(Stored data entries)
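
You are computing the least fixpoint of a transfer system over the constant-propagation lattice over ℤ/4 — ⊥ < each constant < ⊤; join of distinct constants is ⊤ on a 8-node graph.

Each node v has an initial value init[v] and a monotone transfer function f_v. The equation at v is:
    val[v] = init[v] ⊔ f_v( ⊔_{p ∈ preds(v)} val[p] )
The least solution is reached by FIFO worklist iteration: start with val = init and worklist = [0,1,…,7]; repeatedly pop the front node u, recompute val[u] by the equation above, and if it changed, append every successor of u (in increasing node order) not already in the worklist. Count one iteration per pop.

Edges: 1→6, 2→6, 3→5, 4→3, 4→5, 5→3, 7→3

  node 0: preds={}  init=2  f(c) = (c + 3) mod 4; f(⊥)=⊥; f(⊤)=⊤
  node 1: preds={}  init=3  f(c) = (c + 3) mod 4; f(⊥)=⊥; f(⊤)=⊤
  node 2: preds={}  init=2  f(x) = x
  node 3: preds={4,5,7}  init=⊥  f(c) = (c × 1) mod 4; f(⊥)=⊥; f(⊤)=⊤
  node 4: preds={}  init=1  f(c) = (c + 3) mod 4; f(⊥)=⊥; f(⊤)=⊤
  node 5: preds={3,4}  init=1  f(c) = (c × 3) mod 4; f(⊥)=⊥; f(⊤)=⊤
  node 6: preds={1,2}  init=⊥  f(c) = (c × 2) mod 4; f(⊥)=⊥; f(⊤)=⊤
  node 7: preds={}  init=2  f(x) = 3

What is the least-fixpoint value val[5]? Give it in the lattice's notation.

⊤

Trace (9 dequeues):
  [1] u=0 | in ⊥ | out 2 | ==
  [2] u=1 | in ⊥ | out 3 | ==
  [3] u=2 | in ⊥ | out 2 | ==
  [4] u=3 | in ⊤ | out ⊤ | prev ⊥ | push {}
  [5] u=4 | in ⊥ | out 1 | ==
  [6] u=5 | in ⊤ | out ⊤ | prev 1 | push {3}
  [7] u=6 | in ⊤ | out ⊤ | prev ⊥ | push {}
  [8] u=7 | in ⊥ | out ⊤ | prev 2 | push {}
  [9] u=3 | in ⊤ | out ⊤ | ==

Converged values:
  [0] 2
  [1] 3
  [2] 2
  [3] ⊤
  [4] 1
  [5] ⊤
  [6] ⊤
  [7] ⊤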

§ **How to complete this task**:
Which lines above contain "equation"? Show each of them.

§ **Result**:
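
Each node v has an initial value init[v] and a monotone transfer function f_v. The equation at v is:
The least solution is reached by FIFO worklist iteration: start with val = init and worklist = [0,1,…,7]; repeatedly pop the front node u, recompute val[u] by the equation above, and if it changed, append every successor of u (in increasing node order) not already in the worklist. Count one iteration per pop.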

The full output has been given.